_Problem details:_
The entries that follow include a run beginning at the line with "Part 1: Let" and ending at the line with "Part 2: Denote"; restate that run word for word and leave the rest out.

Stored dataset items
------------------------------------------------------------

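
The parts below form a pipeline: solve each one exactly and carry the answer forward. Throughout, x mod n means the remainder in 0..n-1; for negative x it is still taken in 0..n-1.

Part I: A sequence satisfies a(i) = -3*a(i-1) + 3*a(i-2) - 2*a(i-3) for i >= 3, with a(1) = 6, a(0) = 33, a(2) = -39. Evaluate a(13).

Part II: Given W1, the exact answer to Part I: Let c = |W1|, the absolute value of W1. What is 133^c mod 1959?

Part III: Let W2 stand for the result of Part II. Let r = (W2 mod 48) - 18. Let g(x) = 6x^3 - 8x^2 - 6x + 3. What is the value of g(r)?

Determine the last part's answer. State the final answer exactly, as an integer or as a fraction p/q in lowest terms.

-31685

Part I: a(3) = -3*(-39) + 3*(6) - 2*(33) = 69; iterating: a(3)=69, a(4)=-336, a(5)=1293, a(6)=-5025, a(7)=19626, a(8)=-76539, a(9)=298545, a(10)=-1164504, a(11)=4542225, a(12)=-17717277, a(13)=69107514; answer 69107514
Part II: W1 = 69107514; c = 69107514; squarings mod 1959: 133^1=133, 133^2=58, 133^4=1405, 133^8=1312, 133^16=1342, 133^32=643, 133^64=100, 133^128=205, 133^256=886, 133^512=1396, 133^1024=1570, 133^2048=478, 133^4096=1240, 133^8192=1744, 133^16384=1168, 133^32768=760, 133^65536=1654, 133^131072=952, 133^262144=1246, 133^524288=988, 133^1048576=562, 133^2097152=445, 133^4194304=166, 133^8388608=130, 133^16777216=1228, 133^33554432=1513, 133^67108864=1057; 133^69107514 = 133^2 * 133^8 * 133^16 * 133^32 * 133^256 * 133^512 * 133^1024 * 133^2048 * 133^4096 * 133^8192 * 133^16384 * 133^131072 * 133^262144 * 133^524288 * 133^1048576 * 133^67108864 = 625 (mod 1959); answer 625
Part III: W2 = 625; r = -17; 6*(-17)^3 - 8*(-17)^2 - 6*(-17)^1 + 3 = (-29478) + (-2312) + (102) + (3) = -31685; answer -31685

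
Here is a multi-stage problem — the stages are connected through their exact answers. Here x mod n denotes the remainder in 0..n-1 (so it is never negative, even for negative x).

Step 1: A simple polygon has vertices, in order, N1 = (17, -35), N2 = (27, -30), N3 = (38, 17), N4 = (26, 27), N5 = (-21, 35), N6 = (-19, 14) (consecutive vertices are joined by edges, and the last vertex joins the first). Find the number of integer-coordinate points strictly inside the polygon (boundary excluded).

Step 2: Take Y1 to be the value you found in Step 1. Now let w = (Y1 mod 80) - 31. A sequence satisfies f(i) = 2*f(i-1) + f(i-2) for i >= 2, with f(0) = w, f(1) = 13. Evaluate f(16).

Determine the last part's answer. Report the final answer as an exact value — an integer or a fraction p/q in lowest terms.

8266091

Step 1: cross terms: (17*-30 - 27*-35)=435, (27*17 - 38*-30)=1599, (38*27 - 26*17)=584, (26*35 - -21*27)=1477, (-21*14 - -19*35)=371, (-19*-35 - 17*14)=427; twice the area = |4893| = 4893; area = 4893/2; boundary points = 5 + 1 + 2 + 1 + 1 + 1 = 11; strictly interior points = area - boundary/2 + 1 = 2442; answer 2442
Step 2: Y1 = 2442; w = 11; f(2) = 2*(13) + 1*(11) = 37; iterating: f(2)=37, f(3)=87, f(4)=211, f(5)=509, f(6)=1229, f(7)=2967, f(8)=7163, f(9)=17293, f(10)=41749, f(11)=100791, f(12)=243331, f(13)=587453, f(14)=1418237, f(15)=3423927, f(16)=8266091; answer 8266091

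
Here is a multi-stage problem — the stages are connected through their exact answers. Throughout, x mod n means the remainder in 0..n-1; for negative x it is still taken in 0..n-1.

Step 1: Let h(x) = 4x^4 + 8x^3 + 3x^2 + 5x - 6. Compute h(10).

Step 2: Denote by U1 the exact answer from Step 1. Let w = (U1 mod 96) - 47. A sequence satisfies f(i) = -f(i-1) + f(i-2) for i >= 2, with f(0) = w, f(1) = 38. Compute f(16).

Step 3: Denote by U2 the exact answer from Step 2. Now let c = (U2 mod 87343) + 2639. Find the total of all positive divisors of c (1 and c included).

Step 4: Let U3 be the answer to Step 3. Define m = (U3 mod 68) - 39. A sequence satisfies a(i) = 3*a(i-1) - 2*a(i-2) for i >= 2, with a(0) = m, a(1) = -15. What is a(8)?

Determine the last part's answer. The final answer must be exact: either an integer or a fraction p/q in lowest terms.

5065

Step 1: 4*(10)^4 + 8*(10)^3 + 3*(10)^2 + 5*(10)^1 - 6 = (40000) + (8000) + (300) + (50) + (-6) = 48344; answer 48344
Step 2: U1 = 48344; w = 9; f(2) = -1*(38) + 1*(9) = -29; iterating: f(2)=-29, f(3)=67, f(4)=-96, f(5)=163, f(6)=-259, f(7)=422, f(8)=-681, f(9)=1103, f(10)=-1784, f(11)=2887, f(12)=-4671, f(13)=7558, f(14)=-12229, f(15)=19787, f(16)=-32016; answer -32016
Step 3: U2 = -32016; c = 57966; 57966 = 2 * 3 * 9661; sigma = (1 + 2) * (1 + 3) * (1 + 9661) = 3 * 4 * 9662 = 115944; answer 115944
Step 4: U3 = 115944; m = -35; a(2) = 3*(-15) - 2*(-35) = 25; iterating: a(2)=25, a(3)=105, a(4)=265, a(5)=585, a(6)=1225, a(7)=2505, a(8)=5065; answer 5065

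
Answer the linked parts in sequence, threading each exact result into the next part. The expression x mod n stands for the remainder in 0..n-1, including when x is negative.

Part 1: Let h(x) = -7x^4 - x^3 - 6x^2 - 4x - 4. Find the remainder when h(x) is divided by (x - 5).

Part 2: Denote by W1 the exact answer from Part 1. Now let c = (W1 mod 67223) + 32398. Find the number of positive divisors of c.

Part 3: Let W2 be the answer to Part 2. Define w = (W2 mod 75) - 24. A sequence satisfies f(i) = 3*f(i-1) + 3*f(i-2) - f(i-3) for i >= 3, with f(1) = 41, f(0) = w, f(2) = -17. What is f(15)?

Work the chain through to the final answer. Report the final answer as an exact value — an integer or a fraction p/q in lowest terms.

Part 1: remainder = value at the root: -7*(5)^4 - 1*(5)^3 - 6*(5)^2 - 4*(5)^1 - 4 = (-4375) + (-125) + (-150) + (-20) + (-4) = -4674; answer -4674
Part 2: W1 = -4674; c = 94947; 94947 = 3 * 31649; number of divisors = (1+1) * (1+1) = 4; answer 4
Part 3: W2 = 4; w = -20; f(3) = 3*(-17) + 3*(41) - 1*(-20) = 92; iterating: f(3)=92, f(4)=184, f(5)=845, f(6)=2995, f(7)=11336, f(8)=42148, f(9)=157457, f(10)=587479, f(11)=2192660, f(12)=8182960, f(13)=30539381, f(14)=113974363, f(15)=425358272; answer 425358272

425358272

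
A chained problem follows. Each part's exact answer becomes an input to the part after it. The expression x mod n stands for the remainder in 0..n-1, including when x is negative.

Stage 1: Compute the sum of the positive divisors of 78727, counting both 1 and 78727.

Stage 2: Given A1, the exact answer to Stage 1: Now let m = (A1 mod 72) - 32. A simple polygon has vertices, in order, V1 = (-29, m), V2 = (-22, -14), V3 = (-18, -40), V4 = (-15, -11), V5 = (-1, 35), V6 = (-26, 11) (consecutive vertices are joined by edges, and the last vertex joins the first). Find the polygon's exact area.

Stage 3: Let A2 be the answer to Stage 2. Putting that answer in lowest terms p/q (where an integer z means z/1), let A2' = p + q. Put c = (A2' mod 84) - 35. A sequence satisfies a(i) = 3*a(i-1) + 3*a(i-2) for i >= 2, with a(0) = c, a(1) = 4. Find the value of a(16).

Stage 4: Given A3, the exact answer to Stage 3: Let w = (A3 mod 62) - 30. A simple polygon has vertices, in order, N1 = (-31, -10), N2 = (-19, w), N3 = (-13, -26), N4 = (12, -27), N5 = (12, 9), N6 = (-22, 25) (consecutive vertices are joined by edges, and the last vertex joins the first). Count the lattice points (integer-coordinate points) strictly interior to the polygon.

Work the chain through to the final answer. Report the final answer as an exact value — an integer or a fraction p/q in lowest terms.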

------------------------------------------------------------

_Result below:_
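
Part 1: Let h(x) = -7x^4 - x^3 - 6x^2 - 4x - 4. Find the remainder when h(x) is divided by (x - 5).

Part 2: Denote by W1 the exact answer from Part 1. Now let c = (W1 mod 67223) + 32398. Find the number of positive divisors of c.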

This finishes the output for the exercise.